### What this task involves:
Which lines in the records below mention the word "Gather"? Copy each one out.

### Collected data:
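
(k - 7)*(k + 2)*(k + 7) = k^3 + 2*k^2 - 49*k - 98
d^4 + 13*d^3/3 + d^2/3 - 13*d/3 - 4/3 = (d - 1)*(d + 1/3)*(d + 1)*(d + 4)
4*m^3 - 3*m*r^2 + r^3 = (-2*m + r)^2*(m + r)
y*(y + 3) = y^2 + 3*y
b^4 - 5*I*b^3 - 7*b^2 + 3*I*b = b*(b - 3*I)*(b - I)^2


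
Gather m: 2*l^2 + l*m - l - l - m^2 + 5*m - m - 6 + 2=2*l^2 - 2*l - m^2 + m*(l + 4) - 4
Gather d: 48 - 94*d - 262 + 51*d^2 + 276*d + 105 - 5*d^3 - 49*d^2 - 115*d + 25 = -5*d^3 + 2*d^2 + 67*d - 84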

### Exercise result:
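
Gather m: 2*l^2 + l*m - l - l - m^2 + 5*m - m - 6 + 2=2*l^2 - 2*l - m^2 + m*(l + 4) - 4
Gather d: 48 - 94*d - 262 + 51*d^2 + 276*d + 105 - 5*d^3 - 49*d^2 - 115*d + 25 = -5*d^3 + 2*d^2 + 67*d - 84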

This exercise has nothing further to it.